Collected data
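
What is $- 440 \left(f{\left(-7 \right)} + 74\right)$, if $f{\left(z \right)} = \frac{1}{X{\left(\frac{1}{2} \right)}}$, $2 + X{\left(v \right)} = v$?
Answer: $- \frac{96800}{3} \approx -32267.0$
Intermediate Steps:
$X{\left(v \right)} = -2 + v$
$f{\left(z \right)} = - \frac{2}{3}$ ($f{\left(z \right)} = \frac{1}{-2 + \frac{1}{2}} = \frac{1}{- \frac{3}{2}} = - \frac{2}{3}$)
$- 440 \left(f{\left(-7 \right)} + 74\right) = - 440 \left(- \frac{2}{3} + 74\right) = \left(-440\right) \frac{220}{3} = - \frac{96800}{3}$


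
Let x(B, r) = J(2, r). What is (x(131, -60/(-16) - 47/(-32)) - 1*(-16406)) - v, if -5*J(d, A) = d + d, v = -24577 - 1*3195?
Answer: 220886/5 ≈ 44177.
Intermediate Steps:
v = -27772 (v = -24577 - 3195 = -27772)
J(d, A) = -2*d/5 (J(d, A) = -(d + d)/5 = -2*d/5)
x(B, r) = -4/5 (x(B, r) = -2/5*2 = -4/5)
(x(131, -60/(-16) - 47/(-32)) - 1*(-16406)) - v = (-4/5 - 1*(-16406)) - 1*(-27772) = (-4/5 + 16406) + 27772 = 82026/5 + 27772 = 220886/5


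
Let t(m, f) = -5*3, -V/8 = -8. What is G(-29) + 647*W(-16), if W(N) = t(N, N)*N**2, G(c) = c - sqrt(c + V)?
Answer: -2484509 - sqrt(35) ≈ -2.4845e+6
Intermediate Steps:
V = 64 (V = -8*(-8) = 64)
t(m, f) = -15
G(c) = c - sqrt(64 + c) (G(c) = c - sqrt(c + 64) = c - sqrt(64 + c))
W(N) = -15*N**2
G(-29) + 647*W(-16) = (-29 - sqrt(64 - 29)) + 647*(-15*(-16)**2) = (-29 - sqrt(35)) + 647*(-15*256) = (-29 - sqrt(35)) + 647*(-3840) = (-29 - sqrt(35)) - 2484480 = -2484509 - sqrt(35)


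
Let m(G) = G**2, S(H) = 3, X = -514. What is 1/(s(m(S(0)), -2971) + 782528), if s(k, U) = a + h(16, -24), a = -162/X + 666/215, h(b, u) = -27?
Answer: 55255/43237281332 ≈ 1.2779e-6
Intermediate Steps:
a = 188577/55255 (a = -162/(-514) + 666/215 = -162*(-1/514) + 666*(1/215) = 81/257 + 666/215 = 188577/55255 ≈ 3.4128)
s(k, U) = -1303308/55255 (s(k, U) = 188577/55255 - 27 = -1303308/55255)
1/(s(m(S(0)), -2971) + 782528) = 1/(-1303308/55255 + 782528) = 1/(43237281332/55255) = 55255/43237281332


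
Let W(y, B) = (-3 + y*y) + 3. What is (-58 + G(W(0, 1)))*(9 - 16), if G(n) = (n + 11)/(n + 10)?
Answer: 3983/10 ≈ 398.30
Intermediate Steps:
W(y, B) = y² (W(y, B) = (-3 + y²) + 3 = y²)
G(n) = (11 + n)/(10 + n)
(-58 + G(W(0, 1)))*(9 - 16) = (-58 + (11 + 0²)/(10 + 0²))*(9 - 16) = (-58 + (11 + 0)/(10 + 0))*(-7) = (-58 + 11/10)*(-7) = -569/10*(-7) = 3983/10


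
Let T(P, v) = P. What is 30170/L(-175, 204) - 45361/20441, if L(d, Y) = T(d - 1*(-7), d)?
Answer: -44594687/245292 ≈ -181.80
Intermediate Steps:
L(d, Y) = 7 + d (L(d, Y) = d - 1*(-7) = d + 7 = 7 + d)
30170/L(-175, 204) - 45361/20441 = 30170/(7 - 175) - 45361/20441 = 30170/(-168) - 45361*1/20441 = 30170*(-1/168) - 45361/20441 = -2155/12 - 45361/20441 = -44594687/245292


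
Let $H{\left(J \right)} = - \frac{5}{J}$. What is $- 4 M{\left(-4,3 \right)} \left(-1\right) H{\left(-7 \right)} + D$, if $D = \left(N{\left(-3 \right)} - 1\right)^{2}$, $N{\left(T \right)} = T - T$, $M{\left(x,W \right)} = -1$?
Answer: $- \frac{13}{7} \approx -1.8571$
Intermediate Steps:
$N{\left(T \right)} = 0$
$D = 1$ ($D = \left(0 - 1\right)^{2} = \left(-1\right)^{2} = 1$)
$- 4 M{\left(-4,3 \right)} \left(-1\right) H{\left(-7 \right)} + D = \left(-4\right) \left(-1\right) \left(-1\right) \left(- \frac{5}{-7}\right) + 1 = 4 \left(-1\right) \left(\left(-5\right) \left(- \frac{1}{7}\right)\right) + 1 = \left(-4\right) \frac{5}{7} + 1 = - \frac{20}{7} + 1 = - \frac{13}{7}$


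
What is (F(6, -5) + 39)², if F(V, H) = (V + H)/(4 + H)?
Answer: 1444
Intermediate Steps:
F(V, H) = (H + V)/(4 + H)
(F(6, -5) + 39)² = ((-5 + 6)/(4 - 5) + 39)² = (1/(-1) + 39)² = (-1*1 + 39)² = (-1 + 39)² = 38² = 1444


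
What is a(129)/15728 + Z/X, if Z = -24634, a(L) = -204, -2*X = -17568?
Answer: -12163609/4317336 ≈ -2.8174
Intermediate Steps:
X = 8784 (X = -1/2*(-17568) = 8784)
a(129)/15728 + Z/X = -204/15728 - 24634/8784 = -204*1/15728 - 24634*1/8784 = -51/3932 - 12317/4392 = -12163609/4317336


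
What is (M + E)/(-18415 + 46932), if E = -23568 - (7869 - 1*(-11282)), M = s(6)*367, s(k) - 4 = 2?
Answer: -40517/28517 ≈ -1.4208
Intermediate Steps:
s(k) = 6 (s(k) = 4 + 2 = 6)
M = 2202 (M = 6*367 = 2202)
E = -42719 (E = -23568 - (7869 + 11282) = -23568 - 1*19151 = -23568 - 19151 = -42719)
(M + E)/(-18415 + 46932) = (2202 - 42719)/(-18415 + 46932) = -40517/28517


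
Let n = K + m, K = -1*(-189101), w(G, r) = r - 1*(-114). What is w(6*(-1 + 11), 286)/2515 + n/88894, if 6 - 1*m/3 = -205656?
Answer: 412573281/44713682 ≈ 9.2270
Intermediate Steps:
m = 616986 (m = 18 - 3*(-205656) = 18 + 616968 = 616986)
w(G, r) = 114 + r (w(G, r) = r + 114 = 114 + r)
K = 189101
n = 806087 (n = 189101 + 616986 = 806087)
w(6*(-1 + 11), 286)/2515 + n/88894 = (114 + 286)/2515 + 806087/88894 = 400*(1/2515) + 806087*(1/88894) = 80/503 + 806087/88894 = 412573281/44713682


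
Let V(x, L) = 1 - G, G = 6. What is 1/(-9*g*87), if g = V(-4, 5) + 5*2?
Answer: -1/3915 ≈ -0.00025543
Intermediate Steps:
V(x, L) = -5 (V(x, L) = 1 - 1*6 = 1 - 6 = -5)
g = 5 (g = -5 + 5*2 = -5 + 10 = 5)
1/(-9*g*87) = 1/(-9*5*87) = 1/(-45*87) = 1/(-3915) = -1/3915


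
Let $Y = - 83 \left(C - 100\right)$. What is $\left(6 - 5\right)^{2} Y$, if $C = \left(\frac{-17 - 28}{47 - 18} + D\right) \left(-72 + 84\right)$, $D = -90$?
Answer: $\frac{2885080}{29} \approx 99486.0$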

### [TASK TO CARRY OUT]
Copy down the entries exactly, leaving out no line.

### [EXERCISE RESPONSE]
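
What is $- 440 \left(f{\left(-7 \right)} + 74\right)$, if $f{\left(z \right)} = \frac{1}{X{\left(\frac{1}{2} \right)}}$, $2 + X{\left(v \right)} = v$?
Answer: $- \frac{96800}{3} \approx -32267.0$
Intermediate Steps:
$X{\left(v \right)} = -2 + v$
$f{\left(z \right)} = - \frac{2}{3}$ ($f{\left(z \right)} = \frac{1}{-2 + \frac{1}{2}} = \frac{1}{- \frac{3}{2}} = - \frac{2}{3}$)
$- 440 \left(f{\left(-7 \right)} + 74\right) = - 440 \left(- \frac{2}{3} + 74\right) = \left(-440\right) \frac{220}{3} = - \frac{96800}{3}$


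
Let x(B, r) = J(2, r). What is (x(131, -60/(-16) - 47/(-32)) - 1*(-16406)) - v, if -5*J(d, A) = d + d, v = -24577 - 1*3195?
Answer: 220886/5 ≈ 44177.
Intermediate Steps:
v = -27772 (v = -24577 - 3195 = -27772)
J(d, A) = -2*d/5 (J(d, A) = -(d + d)/5 = -2*d/5)
x(B, r) = -4/5 (x(B, r) = -2/5*2 = -4/5)
(x(131, -60/(-16) - 47/(-32)) - 1*(-16406)) - v = (-4/5 - 1*(-16406)) - 1*(-27772) = (-4/5 + 16406) + 27772 = 82026/5 + 27772 = 220886/5


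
Let t(m, f) = -5*3, -V/8 = -8. What is G(-29) + 647*W(-16), if W(N) = t(N, N)*N**2, G(c) = c - sqrt(c + V)?
Answer: -2484509 - sqrt(35) ≈ -2.4845e+6
Intermediate Steps:
V = 64 (V = -8*(-8) = 64)
t(m, f) = -15
G(c) = c - sqrt(64 + c) (G(c) = c - sqrt(c + 64) = c - sqrt(64 + c))
W(N) = -15*N**2
G(-29) + 647*W(-16) = (-29 - sqrt(64 - 29)) + 647*(-15*(-16)**2) = (-29 - sqrt(35)) + 647*(-15*256) = (-29 - sqrt(35)) + 647*(-3840) = (-29 - sqrt(35)) - 2484480 = -2484509 - sqrt(35)


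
Let m(G) = G**2, S(H) = 3, X = -514. What is 1/(s(m(S(0)), -2971) + 782528), if s(k, U) = a + h(16, -24), a = -162/X + 666/215, h(b, u) = -27?
Answer: 55255/43237281332 ≈ 1.2779e-6
Intermediate Steps:
a = 188577/55255 (a = -162/(-514) + 666/215 = -162*(-1/514) + 666*(1/215) = 81/257 + 666/215 = 188577/55255 ≈ 3.4128)
s(k, U) = -1303308/55255 (s(k, U) = 188577/55255 - 27 = -1303308/55255)
1/(s(m(S(0)), -2971) + 782528) = 1/(-1303308/55255 + 782528) = 1/(43237281332/55255) = 55255/43237281332


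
Let W(y, B) = (-3 + y*y) + 3. What is (-58 + G(W(0, 1)))*(9 - 16), if G(n) = (n + 11)/(n + 10)?
Answer: 3983/10 ≈ 398.30
Intermediate Steps:
W(y, B) = y² (W(y, B) = (-3 + y²) + 3 = y²)
G(n) = (11 + n)/(10 + n)
(-58 + G(W(0, 1)))*(9 - 16) = (-58 + (11 + 0²)/(10 + 0²))*(9 - 16) = (-58 + (11 + 0)/(10 + 0))*(-7) = (-58 + 11/10)*(-7) = -569/10*(-7) = 3983/10


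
Let T(P, v) = P. What is 30170/L(-175, 204) - 45361/20441, if L(d, Y) = T(d - 1*(-7), d)?
Answer: -44594687/245292 ≈ -181.80
Intermediate Steps:
L(d, Y) = 7 + d (L(d, Y) = d - 1*(-7) = d + 7 = 7 + d)
30170/L(-175, 204) - 45361/20441 = 30170/(7 - 175) - 45361/20441 = 30170/(-168) - 45361*1/20441 = 30170*(-1/168) - 45361/20441 = -2155/12 - 45361/20441 = -44594687/245292


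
Let $H{\left(J \right)} = - \frac{5}{J}$. What is $- 4 M{\left(-4,3 \right)} \left(-1\right) H{\left(-7 \right)} + D$, if $D = \left(N{\left(-3 \right)} - 1\right)^{2}$, $N{\left(T \right)} = T - T$, $M{\left(x,W \right)} = -1$?
Answer: $- \frac{13}{7} \approx -1.8571$
Intermediate Steps:
$N{\left(T \right)} = 0$
$D = 1$ ($D = \left(0 - 1\right)^{2} = \left(-1\right)^{2} = 1$)
$- 4 M{\left(-4,3 \right)} \left(-1\right) H{\left(-7 \right)} + D = \left(-4\right) \left(-1\right) \left(-1\right) \left(- \frac{5}{-7}\right) + 1 = 4 \left(-1\right) \left(\left(-5\right) \left(- \frac{1}{7}\right)\right) + 1 = \left(-4\right) \frac{5}{7} + 1 = - \frac{20}{7} + 1 = - \frac{13}{7}$


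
What is (F(6, -5) + 39)², if F(V, H) = (V + H)/(4 + H)?
Answer: 1444
Intermediate Steps:
F(V, H) = (H + V)/(4 + H)
(F(6, -5) + 39)² = ((-5 + 6)/(4 - 5) + 39)² = (1/(-1) + 39)² = (-1*1 + 39)² = (-1 + 39)² = 38² = 1444


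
What is a(129)/15728 + Z/X, if Z = -24634, a(L) = -204, -2*X = -17568?
Answer: -12163609/4317336 ≈ -2.8174
Intermediate Steps:
X = 8784 (X = -1/2*(-17568) = 8784)
a(129)/15728 + Z/X = -204/15728 - 24634/8784 = -204*1/15728 - 24634*1/8784 = -51/3932 - 12317/4392 = -12163609/4317336


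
What is (M + E)/(-18415 + 46932), if E = -23568 - (7869 - 1*(-11282)), M = s(6)*367, s(k) - 4 = 2?
Answer: -40517/28517 ≈ -1.4208
Intermediate Steps:
s(k) = 6 (s(k) = 4 + 2 = 6)
M = 2202 (M = 6*367 = 2202)
E = -42719 (E = -23568 - (7869 + 11282) = -23568 - 1*19151 = -23568 - 19151 = -42719)
(M + E)/(-18415 + 46932) = (2202 - 42719)/(-18415 + 46932) = -40517/28517


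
Let n = K + m, K = -1*(-189101), w(G, r) = r - 1*(-114). What is w(6*(-1 + 11), 286)/2515 + n/88894, if 6 - 1*m/3 = -205656?
Answer: 412573281/44713682 ≈ 9.2270
Intermediate Steps:
m = 616986 (m = 18 - 3*(-205656) = 18 + 616968 = 616986)
w(G, r) = 114 + r (w(G, r) = r + 114 = 114 + r)
K = 189101
n = 806087 (n = 189101 + 616986 = 806087)
w(6*(-1 + 11), 286)/2515 + n/88894 = (114 + 286)/2515 + 806087/88894 = 400*(1/2515) + 806087*(1/88894) = 80/503 + 806087/88894 = 412573281/44713682


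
Let V(x, L) = 1 - G, G = 6. What is 1/(-9*g*87), if g = V(-4, 5) + 5*2?
Answer: -1/3915 ≈ -0.00025543
Intermediate Steps:
V(x, L) = -5 (V(x, L) = 1 - 1*6 = 1 - 6 = -5)
g = 5 (g = -5 + 5*2 = -5 + 10 = 5)
1/(-9*g*87) = 1/(-9*5*87) = 1/(-45*87) = 1/(-3915) = -1/3915


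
Let $Y = - 83 \left(C - 100\right)$. What is $\left(6 - 5\right)^{2} Y$, if $C = \left(\frac{-17 - 28}{47 - 18} + D\right) \left(-72 + 84\right)$, $D = -90$?
Answer: $\frac{2885080}{29} \approx 99486.0$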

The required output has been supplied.